▸ **TASK ITEM**
Copy out every record below, word for word.

▸ **THE INPUT**
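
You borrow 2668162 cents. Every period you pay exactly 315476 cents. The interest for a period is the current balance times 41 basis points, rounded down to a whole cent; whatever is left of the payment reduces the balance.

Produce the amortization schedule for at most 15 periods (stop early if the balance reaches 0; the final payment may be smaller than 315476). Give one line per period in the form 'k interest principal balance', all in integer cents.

1 10939 304537 2363625
2 9690 305786 2057839
3 8437 307039 1750800
4 7178 308298 1442502
5 5914 309562 1132940
6 4645 310831 822109
7 3370 312106 510003
8 2091 313385 196618
9 806 196618 0

1. interest=⌊2668162·41/10000⌋=10939; principal=315476-10939=304537; balance=2668162-304537=2363625
2. interest=⌊2363625·41/10000⌋=9690; principal=315476-9690=305786; balance=2363625-305786=2057839
3. interest=⌊2057839·41/10000⌋=8437; principal=315476-8437=307039; balance=2057839-307039=1750800
4. interest=⌊1750800·41/10000⌋=7178; principal=315476-7178=308298; balance=1750800-308298=1442502
5. interest=⌊1442502·41/10000⌋=5914; principal=315476-5914=309562; balance=1442502-309562=1132940
6. interest=⌊1132940·41/10000⌋=4645; principal=315476-4645=310831; balance=1132940-310831=822109
7. interest=⌊822109·41/10000⌋=3370; principal=315476-3370=312106; balance=822109-312106=510003
8. interest=⌊510003·41/10000⌋=2091; principal=315476-2091=313385; balance=510003-313385=196618
9. interest=⌊196618·41/10000⌋=806; principal=min(315476-806,196618)=196618; balance=196618-196618=0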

▸ **OUTPUT FOR THIS EXERCISE**
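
You borrow 2668162 cents. Every period you pay exactly 315476 cents. The interest for a period is the current balance times 41 basis points, rounded down to a whole cent; whatever is left of the payment reduces the balance.

Produce the amortization schedule for at most 15 periods (stop early if the balance reaches 0; the final payment may be smaller than 315476). Give one line per period in the form 'k interest principal balance', all in integer cents.

1 10939 304537 2363625
2 9690 305786 2057839
3 8437 307039 1750800
4 7178 308298 1442502
5 5914 309562 1132940
6 4645 310831 822109
7 3370 312106 510003
8 2091 313385 196618
9 806 196618 0

1. interest=⌊2668162·41/10000⌋=10939; principal=315476-10939=304537; balance=2668162-304537=2363625
2. interest=⌊2363625·41/10000⌋=9690; principal=315476-9690=305786; balance=2363625-305786=2057839
3. interest=⌊2057839·41/10000⌋=8437; principal=315476-8437=307039; balance=2057839-307039=1750800
4. interest=⌊1750800·41/10000⌋=7178; principal=315476-7178=308298; balance=1750800-308298=1442502
5. interest=⌊1442502·41/10000⌋=5914; principal=315476-5914=309562; balance=1442502-309562=1132940
6. interest=⌊1132940·41/10000⌋=4645; principal=315476-4645=310831; balance=1132940-310831=822109
7. interest=⌊822109·41/10000⌋=3370; principal=315476-3370=312106; balance=822109-312106=510003
8. interest=⌊510003·41/10000⌋=2091; principal=315476-2091=313385; balance=510003-313385=196618
9. interest=⌊196618·41/10000⌋=806; principal=min(315476-806,196618)=196618; balance=196618-196618=0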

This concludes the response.